TASK REQUIREMENTS:
With no line omitted, restate the records below exactly as they appear.
################
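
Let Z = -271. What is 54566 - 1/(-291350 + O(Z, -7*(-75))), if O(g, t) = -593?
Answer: 15930161739/291943 ≈ 54566.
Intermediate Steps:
54566 - 1/(-291350 + O(Z, -7*(-75))) = 54566 - 1/(-291350 - 593) = 54566 - 1/(-291943) = 54566 - 1*(-1/291943) = 54566 + 1/291943 = 15930161739/291943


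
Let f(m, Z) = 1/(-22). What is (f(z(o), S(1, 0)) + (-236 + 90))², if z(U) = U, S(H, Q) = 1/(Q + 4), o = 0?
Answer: 10323369/484 ≈ 21329.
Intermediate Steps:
S(H, Q) = 1/(4 + Q)
f(m, Z) = -1/22
(f(z(o), S(1, 0)) + (-236 + 90))² = (-1/22 + (-236 + 90))² = (-1/22 - 146)² = (-3213/22)² = 10323369/484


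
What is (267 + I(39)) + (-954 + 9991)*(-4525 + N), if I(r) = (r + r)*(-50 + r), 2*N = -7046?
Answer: -72730367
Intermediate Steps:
N = -3523 (N = (½)*(-7046) = -3523)
I(r) = 2*r*(-50 + r) (I(r) = (2*r)*(-50 + r) = 2*r*(-50 + r))
(267 + I(39)) + (-954 + 9991)*(-4525 + N) = (267 + 2*39*(-50 + 39)) + (-954 + 9991)*(-4525 - 3523) = (267 + 2*39*(-11)) + 9037*(-8048) = (267 - 858) - 72729776 = -591 - 72729776 = -72730367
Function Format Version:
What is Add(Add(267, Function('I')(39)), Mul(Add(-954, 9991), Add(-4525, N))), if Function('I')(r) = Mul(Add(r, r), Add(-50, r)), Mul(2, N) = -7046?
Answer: -72730367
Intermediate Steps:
N = -3523 (N = Mul(Rational(1, 2), -7046) = -3523)
Function('I')(r) = Mul(2, r, Add(-50, r)) (Function('I')(r) = Mul(Mul(2, r), Add(-50, r)) = Mul(2, r, Add(-50, r)))
Add(Add(267, Function('I')(39)), Mul(Add(-954, 9991), Add(-4525, N))) = Add(Add(267, Mul(2, 39, Add(-50, 39))), Mul(Add(-954, 9991), Add(-4525, -3523))) = Add(Add(267, Mul(2, 39, -11)), Mul(9037, -8048)) = Add(Add(267, -858), -72729776) = Add(-591, -72729776) = -72730367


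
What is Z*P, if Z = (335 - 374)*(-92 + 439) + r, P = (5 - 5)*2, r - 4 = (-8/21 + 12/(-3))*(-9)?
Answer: 0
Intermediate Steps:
r = 304/7 (r = 4 + (-8/21 + 12/(-3))*(-9) = 4 + (-8*1/21 + 12*(-1/3))*(-9) = 4 + (-8/21 - 4)*(-9) = 4 - 92/21*(-9) = 4 + 276/7 = 304/7 ≈ 43.429)
P = 0 (P = 0*2 = 0)
Z = -94427/7 (Z = (335 - 374)*(-92 + 439) + 304/7 = -39*347 + 304/7 = -13533 + 304/7 = -94427/7 ≈ -13490.)
Z*P = -94427/7*0 = 0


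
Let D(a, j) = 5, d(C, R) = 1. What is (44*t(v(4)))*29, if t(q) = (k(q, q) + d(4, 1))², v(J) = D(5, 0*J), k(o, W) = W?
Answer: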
################
EXERCISE OUTPUT:
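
Let Z = -271. What is 54566 - 1/(-291350 + O(Z, -7*(-75))), if O(g, t) = -593?
Answer: 15930161739/291943 ≈ 54566.
Intermediate Steps:
54566 - 1/(-291350 + O(Z, -7*(-75))) = 54566 - 1/(-291350 - 593) = 54566 - 1/(-291943) = 54566 - 1*(-1/291943) = 54566 + 1/291943 = 15930161739/291943


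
Let f(m, Z) = 1/(-22). What is (f(z(o), S(1, 0)) + (-236 + 90))², if z(U) = U, S(H, Q) = 1/(Q + 4), o = 0?
Answer: 10323369/484 ≈ 21329.
Intermediate Steps:
S(H, Q) = 1/(4 + Q)
f(m, Z) = -1/22
(f(z(o), S(1, 0)) + (-236 + 90))² = (-1/22 + (-236 + 90))² = (-1/22 - 146)² = (-3213/22)² = 10323369/484


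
What is (267 + I(39)) + (-954 + 9991)*(-4525 + N), if I(r) = (r + r)*(-50 + r), 2*N = -7046?
Answer: -72730367
Intermediate Steps:
N = -3523 (N = (½)*(-7046) = -3523)
I(r) = 2*r*(-50 + r) (I(r) = (2*r)*(-50 + r) = 2*r*(-50 + r))
(267 + I(39)) + (-954 + 9991)*(-4525 + N) = (267 + 2*39*(-50 + 39)) + (-954 + 9991)*(-4525 - 3523) = (267 + 2*39*(-11)) + 9037*(-8048) = (267 - 858) - 72729776 = -591 - 72729776 = -72730367
Function Format Version:
What is Add(Add(267, Function('I')(39)), Mul(Add(-954, 9991), Add(-4525, N))), if Function('I')(r) = Mul(Add(r, r), Add(-50, r)), Mul(2, N) = -7046?
Answer: -72730367
Intermediate Steps:
N = -3523 (N = Mul(Rational(1, 2), -7046) = -3523)
Function('I')(r) = Mul(2, r, Add(-50, r)) (Function('I')(r) = Mul(Mul(2, r), Add(-50, r)) = Mul(2, r, Add(-50, r)))
Add(Add(267, Function('I')(39)), Mul(Add(-954, 9991), Add(-4525, N))) = Add(Add(267, Mul(2, 39, Add(-50, 39))), Mul(Add(-954, 9991), Add(-4525, -3523))) = Add(Add(267, Mul(2, 39, -11)), Mul(9037, -8048)) = Add(Add(267, -858), -72729776) = Add(-591, -72729776) = -72730367


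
What is Z*P, if Z = (335 - 374)*(-92 + 439) + r, P = (5 - 5)*2, r - 4 = (-8/21 + 12/(-3))*(-9)?
Answer: 0
Intermediate Steps:
r = 304/7 (r = 4 + (-8/21 + 12/(-3))*(-9) = 4 + (-8*1/21 + 12*(-1/3))*(-9) = 4 + (-8/21 - 4)*(-9) = 4 - 92/21*(-9) = 4 + 276/7 = 304/7 ≈ 43.429)
P = 0 (P = 0*2 = 0)
Z = -94427/7 (Z = (335 - 374)*(-92 + 439) + 304/7 = -39*347 + 304/7 = -13533 + 304/7 = -94427/7 ≈ -13490.)
Z*P = -94427/7*0 = 0


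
Let D(a, j) = 5, d(C, R) = 1. What is (44*t(v(4)))*29, if t(q) = (k(q, q) + d(4, 1))², v(J) = D(5, 0*J), k(o, W) = W?
Answer: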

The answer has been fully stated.